• **REQUIRED ACTION**
All of the data that follows should be retyped exactly as it appears.

(Extracted records)
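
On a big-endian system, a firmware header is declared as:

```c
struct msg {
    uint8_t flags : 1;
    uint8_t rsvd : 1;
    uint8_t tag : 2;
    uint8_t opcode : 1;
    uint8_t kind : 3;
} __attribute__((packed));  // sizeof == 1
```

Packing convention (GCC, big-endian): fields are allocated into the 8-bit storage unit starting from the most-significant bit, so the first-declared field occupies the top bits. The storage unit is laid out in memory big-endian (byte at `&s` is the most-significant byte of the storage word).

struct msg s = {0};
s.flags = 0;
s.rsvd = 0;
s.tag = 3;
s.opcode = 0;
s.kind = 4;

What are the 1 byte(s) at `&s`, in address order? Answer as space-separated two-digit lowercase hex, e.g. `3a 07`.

34

[7+:1] flags=0 & 0x1 = 0x0; word=0x00
[6+:1] rsvd=0 & 0x1 = 0x0; word=0x00
[4+:2] tag=3 & 0x3 = 0x3; word=0x30
[3+:1] opcode=0 & 0x1 = 0x0; word=0x30
[0+:3] kind=4 & 0x7 = 0x4; word=0x34
word = 0x34 → big-endian bytes:
  [0]=0x34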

• **RESPONSE TO THE EXERCISE**
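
On a big-endian system, a firmware header is declared as:

```c
struct msg {
    uint8_t flags : 1;
    uint8_t rsvd : 1;
    uint8_t tag : 2;
    uint8_t opcode : 1;
    uint8_t kind : 3;
} __attribute__((packed));  // sizeof == 1
```

Packing convention (GCC, big-endian): fields are allocated into the 8-bit storage unit starting from the most-significant bit, so the first-declared field occupies the top bits. The storage unit is laid out in memory big-endian (byte at `&s` is the most-significant byte of the storage word).

struct msg s = {0};
s.flags = 0;
s.rsvd = 0;
s.tag = 3;
s.opcode = 0;
s.kind = 4;

What are the 1 byte(s) at `&s`, in address order? Answer as space-separated two-digit lowercase hex, e.g. `3a 07`.

34

[7+:1] flags=0 & 0x1 = 0x0; word=0x00
[6+:1] rsvd=0 & 0x1 = 0x0; word=0x00
[4+:2] tag=3 & 0x3 = 0x3; word=0x30
[3+:1] opcode=0 & 0x1 = 0x0; word=0x30
[0+:3] kind=4 & 0x7 = 0x4; word=0x34
word = 0x34 → big-endian bytes:
  [0]=0x34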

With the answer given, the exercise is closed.